**YOUR INSTRUCTIONS**
Give back the data in full. Leave nothing out.

**DATA RECORDS**
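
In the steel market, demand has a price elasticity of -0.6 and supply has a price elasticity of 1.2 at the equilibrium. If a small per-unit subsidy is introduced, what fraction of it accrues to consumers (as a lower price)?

For a small subsidy around the equilibrium, the benefit split depends on the relative slopes, which at a point are proportional to the elasticities.
Buyer share = εs/(εs + |εd|) = 1.2/(1.2 + 0.6) = 2/3; seller share = |εd|/(εs + |εd|) = 1/3.

Consumer share = 2/3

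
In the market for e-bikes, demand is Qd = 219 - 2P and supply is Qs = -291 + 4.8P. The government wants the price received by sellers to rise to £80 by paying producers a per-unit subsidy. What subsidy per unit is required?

Required subsidy s = £17 per unit

At a seller price of 80, quantity supplied is -291 + 4.8·80 = 93.
Buyers absorb 93 only when they pay Pb with 219 − 2·Pb = 93, i.e. Pb = 63.
s = Ps − Pb = 80 − 63 = 17.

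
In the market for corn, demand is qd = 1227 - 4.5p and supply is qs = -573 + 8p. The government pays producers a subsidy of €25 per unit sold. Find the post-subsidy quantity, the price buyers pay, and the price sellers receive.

q' = 651; buyers pay €128; sellers receive €153

Pre-subsidy: 1227 - 4.5p = -573 + 8p gives p* = 144, q* = 579.
With the subsidy, sellers receive ps = pb + 25 for each unit, where pb is the price buyers pay.
Supply in terms of pb becomes qs = -573 + 8(pb + 25) = -373 + 8pb. Setting this equal to demand: 1227 - 4.5pb = -373 + 8pb, so pb = 128.
Sellers receive ps = 128 + 25 = 153; q' = 1227 − 4.5·128 = 651.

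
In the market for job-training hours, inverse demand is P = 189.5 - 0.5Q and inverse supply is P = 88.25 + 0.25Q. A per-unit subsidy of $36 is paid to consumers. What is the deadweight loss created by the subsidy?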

**OUTPUT OF THE EXERCISE**
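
In the steel market, demand has a price elasticity of -0.6 and supply has a price elasticity of 1.2 at the equilibrium. If a small per-unit subsidy is introduced, what fraction of it accrues to consumers (as a lower price)?

For a small subsidy around the equilibrium, the benefit split depends on the relative slopes, which at a point are proportional to the elasticities.
Buyer share = εs/(εs + |εd|) = 1.2/(1.2 + 0.6) = 2/3; seller share = |εd|/(εs + |εd|) = 1/3.

Consumer share = 2/3

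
In the market for e-bikes, demand is Qd = 219 - 2P and supply is Qs = -291 + 4.8P. The government wants the price received by sellers to rise to £80 by paying producers a per-unit subsidy. What subsidy per unit is required?

Required subsidy s = £17 per unit

At a seller price of 80, quantity supplied is -291 + 4.8·80 = 93.
Buyers absorb 93 only when they pay Pb with 219 − 2·Pb = 93, i.e. Pb = 63.
s = Ps − Pb = 80 − 63 = 17.

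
In the market for corn, demand is qd = 1227 - 4.5p and supply is qs = -573 + 8p. The government pays producers a subsidy of €25 per unit sold. Find the post-subsidy quantity, the price buyers pay, and the price sellers receive.

q' = 651; buyers pay €128; sellers receive €153

Pre-subsidy: 1227 - 4.5p = -573 + 8p gives p* = 144, q* = 579.
With the subsidy, sellers receive ps = pb + 25 for each unit, where pb is the price buyers pay.
Supply in terms of pb becomes qs = -573 + 8(pb + 25) = -373 + 8pb. Setting this equal to demand: 1227 - 4.5pb = -373 + 8pb, so pb = 128.
Sellers receive ps = 128 + 25 = 153; q' = 1227 − 4.5·128 = 651.

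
In the market for job-training hours, inverse demand is P = 189.5 - 0.5Q and inverse supply is P = 88.25 + 0.25Q. A per-unit subsidy of $36 is paid to consumers. What is the deadweight loss created by the subsidy?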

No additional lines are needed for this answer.